WHAT IS EXPECTED -
Give the data again in full. Keep every line the same.

RAW DATA -
* * * * * * * * *

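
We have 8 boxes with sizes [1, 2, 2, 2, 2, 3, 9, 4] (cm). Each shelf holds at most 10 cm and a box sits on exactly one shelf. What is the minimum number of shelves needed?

Total = 9 + 4 + 3 + 2 + 2 + 2 + 2 + 1 = 25 cm.
Lower bound: ⌈25/10⌉ = 3 shelves.
A packing using 3 shelves:
  shelf 1: 9 + 1 = 10
  shelf 2: 4 + 3 + 2 = 9
  shelf 3: 2 + 2 + 2 = 6
This matches the lower bound, so 3 is optimal.

3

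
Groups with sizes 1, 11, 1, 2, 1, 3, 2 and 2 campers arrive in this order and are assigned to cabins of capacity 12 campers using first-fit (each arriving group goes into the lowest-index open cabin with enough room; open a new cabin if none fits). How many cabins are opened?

  1 → cabin 1 (new)  [load 1/12]
  11 → cabin 1  [load 12/12]
  1 → cabin 2 (new)  [load 1/12]
  2 → cabin 2  [load 3/12]
  1 → cabin 2  [load 4/12]
  3 → cabin 2  [load 7/12]
  2 → cabin 2  [load 9/12]
  2 → cabin 2  [load 11/12]
2 cabins opened.

2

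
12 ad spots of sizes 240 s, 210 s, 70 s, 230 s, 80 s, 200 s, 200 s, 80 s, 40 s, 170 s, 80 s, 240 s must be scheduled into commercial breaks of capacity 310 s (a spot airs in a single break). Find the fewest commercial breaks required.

7

Total = 240 + 240 + 230 + 210 + 200 + 200 + 170 + 80 + 80 + 80 + 70 + 40 = 1840 s.
Lower bound: ⌈1840/310⌉ = 6 commercial breaks.
Also, 7 ad spots each exceed 155 s, and no two of those can share a break, so at least 7 commercial breaks are needed.
A packing using 7 commercial breaks:
  break 1: 240 + 70 = 310
  break 2: 240 + 40 = 280
  break 3: 230 + 80 = 310
  break 4: 210 + 80 = 290
  break 5: 200 + 80 = 280
  break 6: 200 = 200
  break 7: 170 = 170
This matches the lower bound, so 7 is optimal.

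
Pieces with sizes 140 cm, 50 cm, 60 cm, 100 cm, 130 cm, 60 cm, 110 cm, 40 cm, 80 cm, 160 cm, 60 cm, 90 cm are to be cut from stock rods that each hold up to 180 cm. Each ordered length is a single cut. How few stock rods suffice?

Total = 160 + 140 + 130 + 110 + 100 + 90 + 80 + 60 + 60 + 60 + 50 + 40 = 1080 cm.
Lower bound: ⌈1080/180⌉ = 6 stock rods.
A packing using 7 stock rods:
  stock rod 1: 160 = 160
  stock rod 2: 140 + 40 = 180
  stock rod 3: 130 + 50 = 180
  stock rod 4: 110 + 60 = 170
  stock rod 5: 100 + 80 = 180
  stock rod 6: 90 + 60 = 150
  stock rod 7: 60 = 60
No arrangement into 6 stock rods stays within capacity, so 7 is optimal.

7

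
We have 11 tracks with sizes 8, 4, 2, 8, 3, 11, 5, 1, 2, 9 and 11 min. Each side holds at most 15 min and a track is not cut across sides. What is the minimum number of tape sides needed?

Total = 11 + 11 + 9 + 8 + 8 + 5 + 4 + 3 + 2 + 2 + 1 = 64 min.
Lower bound: ⌈64/15⌉ = 5 tape sides.
A packing using 5 tape sides:
  side 1: 11 + 4 = 15
  side 2: 11 + 3 + 1 = 15
  side 3: 9 + 5 = 14
  side 4: 8 + 2 + 2 = 12
  side 5: 8 = 8
This matches the lower bound, so 5 is optimal.

5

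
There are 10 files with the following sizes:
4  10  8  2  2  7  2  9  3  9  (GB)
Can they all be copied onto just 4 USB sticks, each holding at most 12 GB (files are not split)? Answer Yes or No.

Total = 56 GB; ⌈56/12⌉ = 5.
At least 5 USB sticks are required, but only 4 are allowed.

No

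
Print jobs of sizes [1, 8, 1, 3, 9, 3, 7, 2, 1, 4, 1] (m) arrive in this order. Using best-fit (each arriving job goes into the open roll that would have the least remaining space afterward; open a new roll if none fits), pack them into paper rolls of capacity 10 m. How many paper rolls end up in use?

  1 → roll 1 (new)  [load 1/10]
  8 → roll 1  [load 9/10]
  1 → roll 1  [load 10/10]
  3 → roll 2 (new)  [load 3/10]
  9 → roll 3 (new)  [load 9/10]
  3 → roll 2  [load 6/10]
  7 → roll 4 (new)  [load 7/10]
  2 → roll 4  [load 9/10]
  1 → roll 3  [load 10/10]
  4 → roll 2  [load 10/10]
  1 → roll 4  [load 10/10]
4 paper rolls opened.

4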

* * * * * * * * *

ANSWER TO THIS PROBLEM -
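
We have 8 boxes with sizes [1, 2, 2, 2, 2, 3, 9, 4] (cm). Each shelf holds at most 10 cm and a box sits on exactly one shelf. What is the minimum number of shelves needed?

Total = 9 + 4 + 3 + 2 + 2 + 2 + 2 + 1 = 25 cm.
Lower bound: ⌈25/10⌉ = 3 shelves.
A packing using 3 shelves:
  shelf 1: 9 + 1 = 10
  shelf 2: 4 + 3 + 2 = 9
  shelf 3: 2 + 2 + 2 = 6
This matches the lower bound, so 3 is optimal.

3

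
Groups with sizes 1, 11, 1, 2, 1, 3, 2 and 2 campers arrive in this order and are assigned to cabins of capacity 12 campers using first-fit (each arriving group goes into the lowest-index open cabin with enough room; open a new cabin if none fits). How many cabins are opened?

  1 → cabin 1 (new)  [load 1/12]
  11 → cabin 1  [load 12/12]
  1 → cabin 2 (new)  [load 1/12]
  2 → cabin 2  [load 3/12]
  1 → cabin 2  [load 4/12]
  3 → cabin 2  [load 7/12]
  2 → cabin 2  [load 9/12]
  2 → cabin 2  [load 11/12]
2 cabins opened.

2

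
12 ad spots of sizes 240 s, 210 s, 70 s, 230 s, 80 s, 200 s, 200 s, 80 s, 40 s, 170 s, 80 s, 240 s must be scheduled into commercial breaks of capacity 310 s (a spot airs in a single break). Find the fewest commercial breaks required.

7

Total = 240 + 240 + 230 + 210 + 200 + 200 + 170 + 80 + 80 + 80 + 70 + 40 = 1840 s.
Lower bound: ⌈1840/310⌉ = 6 commercial breaks.
Also, 7 ad spots each exceed 155 s, and no two of those can share a break, so at least 7 commercial breaks are needed.
A packing using 7 commercial breaks:
  break 1: 240 + 70 = 310
  break 2: 240 + 40 = 280
  break 3: 230 + 80 = 310
  break 4: 210 + 80 = 290
  break 5: 200 + 80 = 280
  break 6: 200 = 200
  break 7: 170 = 170
This matches the lower bound, so 7 is optimal.

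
Pieces with sizes 140 cm, 50 cm, 60 cm, 100 cm, 130 cm, 60 cm, 110 cm, 40 cm, 80 cm, 160 cm, 60 cm, 90 cm are to be cut from stock rods that each hold up to 180 cm. Each ordered length is a single cut. How few stock rods suffice?

Total = 160 + 140 + 130 + 110 + 100 + 90 + 80 + 60 + 60 + 60 + 50 + 40 = 1080 cm.
Lower bound: ⌈1080/180⌉ = 6 stock rods.
A packing using 7 stock rods:
  stock rod 1: 160 = 160
  stock rod 2: 140 + 40 = 180
  stock rod 3: 130 + 50 = 180
  stock rod 4: 110 + 60 = 170
  stock rod 5: 100 + 80 = 180
  stock rod 6: 90 + 60 = 150
  stock rod 7: 60 = 60
No arrangement into 6 stock rods stays within capacity, so 7 is optimal.

7

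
We have 11 tracks with sizes 8, 4, 2, 8, 3, 11, 5, 1, 2, 9 and 11 min. Each side holds at most 15 min and a track is not cut across sides. What is the minimum number of tape sides needed?

Total = 11 + 11 + 9 + 8 + 8 + 5 + 4 + 3 + 2 + 2 + 1 = 64 min.
Lower bound: ⌈64/15⌉ = 5 tape sides.
A packing using 5 tape sides:
  side 1: 11 + 4 = 15
  side 2: 11 + 3 + 1 = 15
  side 3: 9 + 5 = 14
  side 4: 8 + 2 + 2 = 12
  side 5: 8 = 8
This matches the lower bound, so 5 is optimal.

5

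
There are 10 files with the following sizes:
4  10  8  2  2  7  2  9  3  9  (GB)
Can they all be copied onto just 4 USB sticks, each holding at most 12 GB (files are not split)? Answer Yes or No.

Total = 56 GB; ⌈56/12⌉ = 5.
At least 5 USB sticks are required, but only 4 are allowed.

No

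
Print jobs of sizes [1, 8, 1, 3, 9, 3, 7, 2, 1, 4, 1] (m) arrive in this order. Using best-fit (each arriving job goes into the open roll that would have the least remaining space afterward; open a new roll if none fits), pack them into paper rolls of capacity 10 m. How many paper rolls end up in use?

  1 → roll 1 (new)  [load 1/10]
  8 → roll 1  [load 9/10]
  1 → roll 1  [load 10/10]
  3 → roll 2 (new)  [load 3/10]
  9 → roll 3 (new)  [load 9/10]
  3 → roll 2  [load 6/10]
  7 → roll 4 (new)  [load 7/10]
  2 → roll 4  [load 9/10]
  1 → roll 3  [load 10/10]
  4 → roll 2  [load 10/10]
  1 → roll 4  [load 10/10]
4 paper rolls opened.

4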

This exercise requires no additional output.